#### THE DATA

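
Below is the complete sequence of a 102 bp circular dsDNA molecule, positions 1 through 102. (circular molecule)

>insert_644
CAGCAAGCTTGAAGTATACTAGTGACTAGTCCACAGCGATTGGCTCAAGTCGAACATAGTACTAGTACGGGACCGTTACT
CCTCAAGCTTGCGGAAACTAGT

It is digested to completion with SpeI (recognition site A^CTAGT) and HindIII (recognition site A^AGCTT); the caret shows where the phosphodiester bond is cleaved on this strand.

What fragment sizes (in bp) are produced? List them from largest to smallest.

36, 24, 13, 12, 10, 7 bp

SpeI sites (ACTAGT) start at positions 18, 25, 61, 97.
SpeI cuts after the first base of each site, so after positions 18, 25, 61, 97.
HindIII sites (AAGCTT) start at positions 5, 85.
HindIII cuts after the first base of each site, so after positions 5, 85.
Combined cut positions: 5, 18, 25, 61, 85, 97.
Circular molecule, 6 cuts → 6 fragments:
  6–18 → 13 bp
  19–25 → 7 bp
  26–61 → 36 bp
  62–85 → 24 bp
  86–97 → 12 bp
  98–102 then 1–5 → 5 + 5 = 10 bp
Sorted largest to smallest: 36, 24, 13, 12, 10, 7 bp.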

########
#### THE DATA

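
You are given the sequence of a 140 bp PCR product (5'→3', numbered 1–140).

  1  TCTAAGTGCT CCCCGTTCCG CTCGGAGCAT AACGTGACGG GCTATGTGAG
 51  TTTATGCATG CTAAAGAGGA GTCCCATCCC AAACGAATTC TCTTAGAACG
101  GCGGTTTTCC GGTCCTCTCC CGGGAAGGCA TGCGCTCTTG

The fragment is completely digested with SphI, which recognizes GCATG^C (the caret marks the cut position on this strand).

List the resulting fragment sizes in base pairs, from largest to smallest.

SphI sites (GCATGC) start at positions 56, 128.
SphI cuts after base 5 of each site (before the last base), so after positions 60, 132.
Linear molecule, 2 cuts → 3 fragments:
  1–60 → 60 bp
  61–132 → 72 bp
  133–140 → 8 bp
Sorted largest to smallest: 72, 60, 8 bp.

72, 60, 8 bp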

########
#### THE DATA

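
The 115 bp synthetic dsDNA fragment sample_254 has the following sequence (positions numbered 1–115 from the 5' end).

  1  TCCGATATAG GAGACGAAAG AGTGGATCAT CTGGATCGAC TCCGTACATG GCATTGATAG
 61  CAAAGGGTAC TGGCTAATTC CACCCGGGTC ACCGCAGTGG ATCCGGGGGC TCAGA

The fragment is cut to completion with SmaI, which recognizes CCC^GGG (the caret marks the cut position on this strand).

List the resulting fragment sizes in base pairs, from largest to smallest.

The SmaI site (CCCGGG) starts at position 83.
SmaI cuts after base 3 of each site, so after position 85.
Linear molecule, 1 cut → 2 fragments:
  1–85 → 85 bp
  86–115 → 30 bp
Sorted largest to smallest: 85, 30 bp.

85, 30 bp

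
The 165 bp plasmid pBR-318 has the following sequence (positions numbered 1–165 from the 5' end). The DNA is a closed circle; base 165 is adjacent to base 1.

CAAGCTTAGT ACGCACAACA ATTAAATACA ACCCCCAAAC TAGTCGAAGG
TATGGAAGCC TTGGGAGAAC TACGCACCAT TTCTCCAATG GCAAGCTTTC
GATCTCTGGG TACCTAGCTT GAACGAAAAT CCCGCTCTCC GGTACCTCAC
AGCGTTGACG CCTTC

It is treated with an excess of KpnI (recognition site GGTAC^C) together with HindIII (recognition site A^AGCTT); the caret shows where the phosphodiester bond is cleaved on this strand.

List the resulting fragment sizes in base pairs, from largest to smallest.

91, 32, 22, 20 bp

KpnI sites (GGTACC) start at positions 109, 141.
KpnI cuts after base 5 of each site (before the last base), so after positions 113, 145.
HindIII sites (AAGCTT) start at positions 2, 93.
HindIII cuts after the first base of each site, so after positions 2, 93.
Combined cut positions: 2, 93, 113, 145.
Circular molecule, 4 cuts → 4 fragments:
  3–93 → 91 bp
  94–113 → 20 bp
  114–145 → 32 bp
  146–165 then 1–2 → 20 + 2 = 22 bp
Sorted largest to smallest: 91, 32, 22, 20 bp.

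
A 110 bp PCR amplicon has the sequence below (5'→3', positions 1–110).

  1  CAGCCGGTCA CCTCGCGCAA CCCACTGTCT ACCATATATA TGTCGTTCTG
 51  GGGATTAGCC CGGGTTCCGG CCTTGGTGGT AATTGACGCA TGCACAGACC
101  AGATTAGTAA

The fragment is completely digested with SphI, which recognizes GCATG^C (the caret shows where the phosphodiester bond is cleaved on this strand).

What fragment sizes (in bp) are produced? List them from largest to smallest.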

########

● **INSTRUCTIONS FOR THE TASK**: Only the lines containing the string "digested" are needed; pull them out of the records.

● **OUTPUT OF THE EXERCISE**:
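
It is digested to completion with SpeI (recognition site A^CTAGT) and HindIII (recognition site A^AGCTT); the caret shows where the phosphodiester bond is cleaved on this strand.
The fragment is completely digested with SphI, which recognizes GCATG^C (the caret marks the cut position on this strand).
The fragment is completely digested with SphI, which recognizes GCATG^C (the caret shows where the phosphodiester bond is cleaved on this strand).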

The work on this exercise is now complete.